* _Task_:
Reproduce every entry exactly as written.

»»

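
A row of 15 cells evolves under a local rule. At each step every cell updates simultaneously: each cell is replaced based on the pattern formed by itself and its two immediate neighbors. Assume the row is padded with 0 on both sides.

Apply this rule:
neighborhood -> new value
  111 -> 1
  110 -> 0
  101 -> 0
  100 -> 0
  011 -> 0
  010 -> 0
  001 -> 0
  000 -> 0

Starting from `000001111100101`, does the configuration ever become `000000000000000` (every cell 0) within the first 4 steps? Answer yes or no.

000000111000000
000000010000000
000000000000000
all cells are 0 at step 3

yes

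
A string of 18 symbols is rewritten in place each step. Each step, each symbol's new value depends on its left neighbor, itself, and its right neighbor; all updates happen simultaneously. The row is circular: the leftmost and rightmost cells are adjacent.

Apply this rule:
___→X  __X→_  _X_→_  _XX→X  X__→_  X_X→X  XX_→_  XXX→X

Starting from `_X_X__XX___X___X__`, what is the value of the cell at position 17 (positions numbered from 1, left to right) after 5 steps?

X

__X___X__X___X___X
____X______X___X__
XXX___XXXX___X___X
XX__X_XXX__X___X_X
X____XXX_____X__XX
position 17 holds X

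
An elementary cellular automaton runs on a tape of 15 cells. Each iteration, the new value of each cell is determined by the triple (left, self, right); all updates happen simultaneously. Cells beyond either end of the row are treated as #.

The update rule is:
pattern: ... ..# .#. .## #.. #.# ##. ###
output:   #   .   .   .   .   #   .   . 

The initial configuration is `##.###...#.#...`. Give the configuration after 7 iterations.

.##....######..

..#....#..#..#.
....##........#
.##....######..
#...##.........
..#....#######.
....##........#  (repeats iteration 2; period 4)
iteration 7: .##....######..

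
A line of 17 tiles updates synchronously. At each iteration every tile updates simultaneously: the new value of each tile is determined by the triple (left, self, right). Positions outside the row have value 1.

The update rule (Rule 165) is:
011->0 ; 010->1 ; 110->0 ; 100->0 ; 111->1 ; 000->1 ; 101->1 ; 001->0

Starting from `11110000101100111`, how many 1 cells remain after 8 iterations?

11100110110000011
11000001000111001
10011101010010000
00001011110010110
01101101100011001
10010010001000000
00010010101011110
01010011111101101
count of 1: 11

11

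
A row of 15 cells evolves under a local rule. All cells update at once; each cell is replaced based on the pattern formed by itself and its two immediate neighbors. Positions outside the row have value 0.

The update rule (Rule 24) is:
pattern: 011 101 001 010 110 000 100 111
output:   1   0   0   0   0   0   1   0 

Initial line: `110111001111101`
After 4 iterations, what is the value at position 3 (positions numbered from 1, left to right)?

0

100100101000000
010010000100000
001001000010000
000100100001000
position 3 holds 0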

««

* _Task response_:
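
A row of 15 cells evolves under a local rule. At each step every cell updates simultaneously: each cell is replaced based on the pattern formed by itself and its two immediate neighbors. Assume the row is padded with 0 on both sides.

Apply this rule:
neighborhood -> new value
  111 -> 1
  110 -> 0
  101 -> 0
  100 -> 0
  011 -> 0
  010 -> 0
  001 -> 0
  000 -> 0

Starting from `000001111100101`, does the configuration ever become `000000000000000` (every cell 0) within the first 4 steps? Answer yes or no.

000000111000000
000000010000000
000000000000000
all cells are 0 at step 3

yes

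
A string of 18 symbols is rewritten in place each step. Each step, each symbol's new value depends on its left neighbor, itself, and its right neighbor; all updates happen simultaneously. The row is circular: the leftmost and rightmost cells are adjacent.

Apply this rule:
___→X  __X→_  _X_→_  _XX→X  X__→_  X_X→X  XX_→_  XXX→X

Starting from `_X_X__XX___X___X__`, what is the value of the cell at position 17 (positions numbered from 1, left to right) after 5 steps?

X

__X___X__X___X___X
____X______X___X__
XXX___XXXX___X___X
XX__X_XXX__X___X_X
X____XXX_____X__XX
position 17 holds X

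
An elementary cellular automaton runs on a tape of 15 cells. Each iteration, the new value of each cell is determined by the triple (left, self, right); all updates happen simultaneously. Cells beyond either end of the row are treated as #.

The update rule is:
pattern: ... ..# .#. .## #.. #.# ##. ###
output:   #   .   .   .   .   #   .   . 

The initial configuration is `##.###...#.#...`. Give the configuration after 7 iterations.

.##....######..

..#....#..#..#.
....##........#
.##....######..
#...##.........
..#....#######.
....##........#  (repeats iteration 2; period 4)
iteration 7: .##....######..

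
A line of 17 tiles updates synchronously. At each iteration every tile updates simultaneously: the new value of each tile is determined by the triple (left, self, right). Positions outside the row have value 1.

The update rule (Rule 165) is:
011->0 ; 010->1 ; 110->0 ; 100->0 ; 111->1 ; 000->1 ; 101->1 ; 001->0

Starting from `11110000101100111`, how many 1 cells remain after 8 iterations?

11100110110000011
11000001000111001
10011101010010000
00001011110010110
01101101100011001
10010010001000000
00010010101011110
01010011111101101
count of 1: 11

11

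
A row of 15 cells evolves under a local rule. All cells update at once; each cell is replaced based on the pattern formed by itself and its two immediate neighbors. Positions outside the row have value 0.

The update rule (Rule 24) is:
pattern: 011 101 001 010 110 000 100 111
output:   1   0   0   0   0   0   1   0 

Initial line: `110111001111101`
After 4 iterations, what is the value at position 3 (positions numbered from 1, left to right)?

0

100100101000000
010010000100000
001001000010000
000100100001000
position 3 holds 0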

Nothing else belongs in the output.